Every entry below needs to be repeated exactly as written.
--------------------------------
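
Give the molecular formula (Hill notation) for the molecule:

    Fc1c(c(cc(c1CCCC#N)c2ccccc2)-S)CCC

Heavy atoms from the SMILES: 19 C, 1 F, 1 N, 1 S.
Implicit hydrogens by atom environment:
  6 × C (aromatic): 1 H each → 6
  6 × C (aromatic): no H
  5 × C: 2 H each → 10
  1 × C: 3 H
  1 × C: no H
  1 × F: no H
  1 × N: no H
  1 × S: 1 H
  Total hydrogens = 20.
Molecular formula: C19H20FNS

C19H20FNS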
--------------------------------
FINISHED EXERCISE:
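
Give the molecular formula (Hill notation) for the molecule:

    Fc1c(c(cc(c1CCCC#N)c2ccccc2)-S)CCC

Heavy atoms from the SMILES: 19 C, 1 F, 1 N, 1 S.
Implicit hydrogens by atom environment:
  6 × C (aromatic): 1 H each → 6
  6 × C (aromatic): no H
  5 × C: 2 H each → 10
  1 × C: 3 H
  1 × C: no H
  1 × F: no H
  1 × N: no H
  1 × S: 1 H
  Total hydrogens = 20.
Molecular formula: C19H20FNS

C19H20FNS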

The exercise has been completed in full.